§ Your assignment
Only a slice of the listing below is wanted. Retype the lines from the one containing "INSERT INTO tickets VALUES (10, 'Omar', 'low', 'pending', 28);" through the one containing "INSERT INTO students VALUES (3, 'Uma', 'Econ');", exactly, both ends included.

§ Data supplied
┄┄┄┄┄┄

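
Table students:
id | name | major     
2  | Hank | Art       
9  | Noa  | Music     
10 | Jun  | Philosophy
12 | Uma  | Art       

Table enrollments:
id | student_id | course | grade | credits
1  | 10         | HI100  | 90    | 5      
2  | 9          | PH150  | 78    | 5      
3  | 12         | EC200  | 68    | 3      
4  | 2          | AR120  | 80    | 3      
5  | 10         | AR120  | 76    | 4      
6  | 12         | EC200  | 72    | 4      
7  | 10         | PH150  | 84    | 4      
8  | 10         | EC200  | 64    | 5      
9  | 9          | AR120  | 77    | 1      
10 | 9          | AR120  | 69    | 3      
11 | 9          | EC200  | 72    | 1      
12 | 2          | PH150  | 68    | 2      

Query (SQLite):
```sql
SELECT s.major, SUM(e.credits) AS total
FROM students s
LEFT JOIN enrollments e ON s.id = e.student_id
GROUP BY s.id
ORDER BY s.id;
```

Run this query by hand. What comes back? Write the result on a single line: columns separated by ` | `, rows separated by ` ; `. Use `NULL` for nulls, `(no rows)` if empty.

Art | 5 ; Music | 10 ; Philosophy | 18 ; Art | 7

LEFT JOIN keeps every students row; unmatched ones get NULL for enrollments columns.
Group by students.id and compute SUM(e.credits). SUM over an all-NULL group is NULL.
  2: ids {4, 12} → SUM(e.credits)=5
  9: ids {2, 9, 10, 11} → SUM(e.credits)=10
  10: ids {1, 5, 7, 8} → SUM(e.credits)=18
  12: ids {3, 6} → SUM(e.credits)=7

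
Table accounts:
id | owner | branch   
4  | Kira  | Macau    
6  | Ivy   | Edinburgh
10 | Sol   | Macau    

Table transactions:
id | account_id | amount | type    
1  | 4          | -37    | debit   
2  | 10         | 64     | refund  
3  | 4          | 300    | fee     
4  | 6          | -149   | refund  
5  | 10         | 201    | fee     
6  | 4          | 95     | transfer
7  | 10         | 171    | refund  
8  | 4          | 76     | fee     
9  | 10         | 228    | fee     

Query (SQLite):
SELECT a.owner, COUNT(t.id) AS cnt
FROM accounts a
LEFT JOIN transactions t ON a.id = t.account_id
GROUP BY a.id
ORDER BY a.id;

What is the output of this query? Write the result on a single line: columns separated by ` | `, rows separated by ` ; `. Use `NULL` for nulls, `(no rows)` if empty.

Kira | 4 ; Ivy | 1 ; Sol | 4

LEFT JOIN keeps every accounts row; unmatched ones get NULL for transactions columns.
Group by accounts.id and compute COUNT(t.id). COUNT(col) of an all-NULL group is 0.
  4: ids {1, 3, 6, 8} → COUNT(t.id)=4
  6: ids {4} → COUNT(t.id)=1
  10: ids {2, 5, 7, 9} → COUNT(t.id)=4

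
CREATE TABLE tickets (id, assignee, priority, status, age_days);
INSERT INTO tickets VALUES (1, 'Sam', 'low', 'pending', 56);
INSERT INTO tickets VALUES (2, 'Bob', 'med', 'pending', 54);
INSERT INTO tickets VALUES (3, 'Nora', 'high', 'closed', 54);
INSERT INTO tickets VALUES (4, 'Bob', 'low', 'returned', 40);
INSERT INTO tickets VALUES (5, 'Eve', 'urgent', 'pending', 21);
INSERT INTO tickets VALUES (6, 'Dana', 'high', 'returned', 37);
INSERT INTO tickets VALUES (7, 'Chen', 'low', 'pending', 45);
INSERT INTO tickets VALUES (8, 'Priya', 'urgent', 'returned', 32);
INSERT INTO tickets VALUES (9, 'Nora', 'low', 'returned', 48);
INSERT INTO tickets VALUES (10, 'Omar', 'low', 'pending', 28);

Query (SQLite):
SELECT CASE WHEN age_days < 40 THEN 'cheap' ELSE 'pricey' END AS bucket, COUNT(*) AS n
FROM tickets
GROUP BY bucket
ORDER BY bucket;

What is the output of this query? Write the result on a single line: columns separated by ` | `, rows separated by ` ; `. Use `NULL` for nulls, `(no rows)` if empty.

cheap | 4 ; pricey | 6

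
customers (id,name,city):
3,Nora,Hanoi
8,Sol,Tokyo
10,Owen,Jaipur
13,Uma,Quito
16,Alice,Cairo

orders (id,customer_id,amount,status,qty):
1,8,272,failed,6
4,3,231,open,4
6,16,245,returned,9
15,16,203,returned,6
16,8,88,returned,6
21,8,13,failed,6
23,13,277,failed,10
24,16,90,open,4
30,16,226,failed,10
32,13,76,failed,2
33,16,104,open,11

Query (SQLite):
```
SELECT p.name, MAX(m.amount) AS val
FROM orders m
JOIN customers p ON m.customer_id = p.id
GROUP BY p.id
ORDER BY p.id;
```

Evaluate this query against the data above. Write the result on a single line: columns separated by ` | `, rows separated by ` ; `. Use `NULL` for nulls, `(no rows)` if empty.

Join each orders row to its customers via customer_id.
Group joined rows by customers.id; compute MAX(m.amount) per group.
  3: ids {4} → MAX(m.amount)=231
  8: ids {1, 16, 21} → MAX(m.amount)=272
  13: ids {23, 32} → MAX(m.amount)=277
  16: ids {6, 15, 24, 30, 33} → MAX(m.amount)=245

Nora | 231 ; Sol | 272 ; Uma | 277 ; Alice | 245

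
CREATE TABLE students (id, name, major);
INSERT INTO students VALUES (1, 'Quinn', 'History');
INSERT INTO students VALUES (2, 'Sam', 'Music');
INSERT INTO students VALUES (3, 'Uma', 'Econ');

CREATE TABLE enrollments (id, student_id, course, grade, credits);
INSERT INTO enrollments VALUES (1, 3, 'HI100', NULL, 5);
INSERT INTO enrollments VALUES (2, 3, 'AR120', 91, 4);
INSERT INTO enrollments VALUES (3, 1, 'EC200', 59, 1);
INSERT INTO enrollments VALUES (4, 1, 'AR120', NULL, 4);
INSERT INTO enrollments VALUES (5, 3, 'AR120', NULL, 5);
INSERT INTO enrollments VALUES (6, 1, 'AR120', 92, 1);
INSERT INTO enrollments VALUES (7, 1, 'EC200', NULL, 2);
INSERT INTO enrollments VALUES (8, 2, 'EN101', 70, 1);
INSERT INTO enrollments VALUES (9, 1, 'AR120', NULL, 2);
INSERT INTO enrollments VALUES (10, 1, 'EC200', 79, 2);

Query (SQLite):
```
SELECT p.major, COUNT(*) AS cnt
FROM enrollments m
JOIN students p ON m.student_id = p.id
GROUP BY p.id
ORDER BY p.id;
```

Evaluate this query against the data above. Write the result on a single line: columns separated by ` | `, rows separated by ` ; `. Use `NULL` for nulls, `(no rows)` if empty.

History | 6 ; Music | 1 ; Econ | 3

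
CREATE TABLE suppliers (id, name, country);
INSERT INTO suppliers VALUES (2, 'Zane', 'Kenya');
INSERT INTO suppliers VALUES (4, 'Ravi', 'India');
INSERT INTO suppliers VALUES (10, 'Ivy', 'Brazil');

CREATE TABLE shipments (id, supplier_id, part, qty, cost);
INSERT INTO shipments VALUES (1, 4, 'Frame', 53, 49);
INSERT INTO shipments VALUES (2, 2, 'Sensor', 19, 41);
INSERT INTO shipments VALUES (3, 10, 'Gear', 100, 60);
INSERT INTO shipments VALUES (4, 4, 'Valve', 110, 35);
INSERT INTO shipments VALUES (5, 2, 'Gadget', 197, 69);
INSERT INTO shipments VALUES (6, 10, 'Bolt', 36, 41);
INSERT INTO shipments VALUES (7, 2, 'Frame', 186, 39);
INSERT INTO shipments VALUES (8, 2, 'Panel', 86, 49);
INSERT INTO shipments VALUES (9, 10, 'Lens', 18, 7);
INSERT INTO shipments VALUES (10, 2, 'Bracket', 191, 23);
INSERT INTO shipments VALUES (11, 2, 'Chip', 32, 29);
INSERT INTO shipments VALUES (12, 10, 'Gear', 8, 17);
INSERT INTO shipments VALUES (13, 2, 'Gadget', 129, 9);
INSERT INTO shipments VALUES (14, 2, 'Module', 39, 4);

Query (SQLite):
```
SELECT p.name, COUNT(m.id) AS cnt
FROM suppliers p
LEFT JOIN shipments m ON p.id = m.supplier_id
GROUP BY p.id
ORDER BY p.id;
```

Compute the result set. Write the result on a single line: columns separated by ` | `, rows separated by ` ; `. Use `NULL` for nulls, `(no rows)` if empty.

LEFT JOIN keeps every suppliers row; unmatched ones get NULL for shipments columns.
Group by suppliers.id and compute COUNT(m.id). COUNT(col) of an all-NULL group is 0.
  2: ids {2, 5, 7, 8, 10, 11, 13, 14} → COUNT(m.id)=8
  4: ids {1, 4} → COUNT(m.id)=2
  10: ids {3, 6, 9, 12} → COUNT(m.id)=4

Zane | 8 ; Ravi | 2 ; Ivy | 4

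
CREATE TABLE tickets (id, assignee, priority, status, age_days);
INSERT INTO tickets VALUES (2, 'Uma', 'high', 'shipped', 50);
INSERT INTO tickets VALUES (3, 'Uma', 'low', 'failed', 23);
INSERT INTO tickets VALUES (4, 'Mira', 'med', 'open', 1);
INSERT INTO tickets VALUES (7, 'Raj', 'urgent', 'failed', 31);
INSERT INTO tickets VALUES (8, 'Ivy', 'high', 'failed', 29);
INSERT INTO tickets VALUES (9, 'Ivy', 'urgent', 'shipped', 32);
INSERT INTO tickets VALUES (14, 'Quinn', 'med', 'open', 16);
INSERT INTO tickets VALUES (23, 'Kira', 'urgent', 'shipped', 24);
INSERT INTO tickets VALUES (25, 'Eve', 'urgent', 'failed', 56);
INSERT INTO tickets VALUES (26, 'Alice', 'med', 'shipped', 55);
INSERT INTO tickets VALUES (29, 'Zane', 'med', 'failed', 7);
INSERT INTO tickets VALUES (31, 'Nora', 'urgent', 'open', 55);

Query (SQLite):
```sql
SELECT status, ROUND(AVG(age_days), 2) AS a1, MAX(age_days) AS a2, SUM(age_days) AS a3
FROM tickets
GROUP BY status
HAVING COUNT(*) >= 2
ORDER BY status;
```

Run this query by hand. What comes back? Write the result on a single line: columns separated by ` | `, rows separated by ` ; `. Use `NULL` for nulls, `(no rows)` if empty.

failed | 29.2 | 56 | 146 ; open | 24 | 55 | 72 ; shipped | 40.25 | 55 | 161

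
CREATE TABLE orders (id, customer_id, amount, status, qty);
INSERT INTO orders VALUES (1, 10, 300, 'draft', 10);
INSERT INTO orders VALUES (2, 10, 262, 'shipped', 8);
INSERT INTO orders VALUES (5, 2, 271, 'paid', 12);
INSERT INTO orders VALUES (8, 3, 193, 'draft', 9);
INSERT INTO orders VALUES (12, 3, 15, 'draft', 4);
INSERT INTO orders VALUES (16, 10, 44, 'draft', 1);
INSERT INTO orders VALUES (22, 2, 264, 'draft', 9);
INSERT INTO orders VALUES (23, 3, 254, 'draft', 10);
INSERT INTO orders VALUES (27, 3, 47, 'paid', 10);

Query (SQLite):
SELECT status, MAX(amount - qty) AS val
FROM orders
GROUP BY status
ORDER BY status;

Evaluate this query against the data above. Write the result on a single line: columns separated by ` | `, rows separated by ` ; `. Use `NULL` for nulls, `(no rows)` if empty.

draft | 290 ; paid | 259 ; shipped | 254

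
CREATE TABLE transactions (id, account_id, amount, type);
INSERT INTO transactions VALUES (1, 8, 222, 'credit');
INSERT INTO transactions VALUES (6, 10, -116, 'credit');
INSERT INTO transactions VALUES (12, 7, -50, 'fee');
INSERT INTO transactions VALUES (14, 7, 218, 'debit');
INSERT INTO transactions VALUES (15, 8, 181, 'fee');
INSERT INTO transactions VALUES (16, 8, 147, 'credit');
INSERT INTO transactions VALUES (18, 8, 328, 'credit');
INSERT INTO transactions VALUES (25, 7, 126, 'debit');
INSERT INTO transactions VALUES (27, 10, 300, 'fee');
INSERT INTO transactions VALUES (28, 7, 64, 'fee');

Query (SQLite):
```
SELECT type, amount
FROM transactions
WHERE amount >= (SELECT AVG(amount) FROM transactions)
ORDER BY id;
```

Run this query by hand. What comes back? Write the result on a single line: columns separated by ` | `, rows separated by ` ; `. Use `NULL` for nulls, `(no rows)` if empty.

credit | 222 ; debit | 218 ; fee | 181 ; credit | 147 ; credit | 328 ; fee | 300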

┄┄┄┄┄┄

§ Solution to the problem
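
INSERT INTO tickets VALUES (10, 'Omar', 'low', 'pending', 28);

Query (SQLite):
SELECT CASE WHEN age_days < 40 THEN 'cheap' ELSE 'pricey' END AS bucket, COUNT(*) AS n
FROM tickets
GROUP BY bucket
ORDER BY bucket;

What is the output of this query? Write the result on a single line: columns separated by ` | `, rows separated by ` ; `. Use `NULL` for nulls, `(no rows)` if empty.

cheap | 4 ; pricey | 6

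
customers (id,name,city):
3,Nora,Hanoi
8,Sol,Tokyo
10,Owen,Jaipur
13,Uma,Quito
16,Alice,Cairo

orders (id,customer_id,amount,status,qty):
1,8,272,failed,6
4,3,231,open,4
6,16,245,returned,9
15,16,203,returned,6
16,8,88,returned,6
21,8,13,failed,6
23,13,277,failed,10
24,16,90,open,4
30,16,226,failed,10
32,13,76,failed,2
33,16,104,open,11

Query (SQLite):
```
SELECT p.name, MAX(m.amount) AS val
FROM orders m
JOIN customers p ON m.customer_id = p.id
GROUP BY p.id
ORDER BY p.id;
```

Evaluate this query against the data above. Write the result on a single line: columns separated by ` | `, rows separated by ` ; `. Use `NULL` for nulls, `(no rows)` if empty.

Join each orders row to its customers via customer_id.
Group joined rows by customers.id; compute MAX(m.amount) per group.
  3: ids {4} → MAX(m.amount)=231
  8: ids {1, 16, 21} → MAX(m.amount)=272
  13: ids {23, 32} → MAX(m.amount)=277
  16: ids {6, 15, 24, 30, 33} → MAX(m.amount)=245

Nora | 231 ; Sol | 272 ; Uma | 277 ; Alice | 245

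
CREATE TABLE students (id, name, major);
INSERT INTO students VALUES (1, 'Quinn', 'History');
INSERT INTO students VALUES (2, 'Sam', 'Music');
INSERT INTO students VALUES (3, 'Uma', 'Econ');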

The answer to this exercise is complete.